Requirement
The required output is every entry below, copied exactly.

──────────

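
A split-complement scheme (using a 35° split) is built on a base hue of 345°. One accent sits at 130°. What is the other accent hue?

Split-complementary hues sit 35° either side of the complement.
Complement of the base 345°: 345 + 180 = 525 → 525 − 360 = 165°
The given accent 130° is 35° one side of 165°; the other accent sits 35° the other side: 165 + 35 = 200°

200°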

──────────

Worked solution
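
A split-complement scheme (using a 35° split) is built on a base hue of 345°. One accent sits at 130°. What is the other accent hue?

Split-complementary hues sit 35° either side of the complement.
Complement of the base 345°: 345 + 180 = 525 → 525 − 360 = 165°
The given accent 130° is 35° one side of 165°; the other accent sits 35° the other side: 165 + 35 = 200°

200°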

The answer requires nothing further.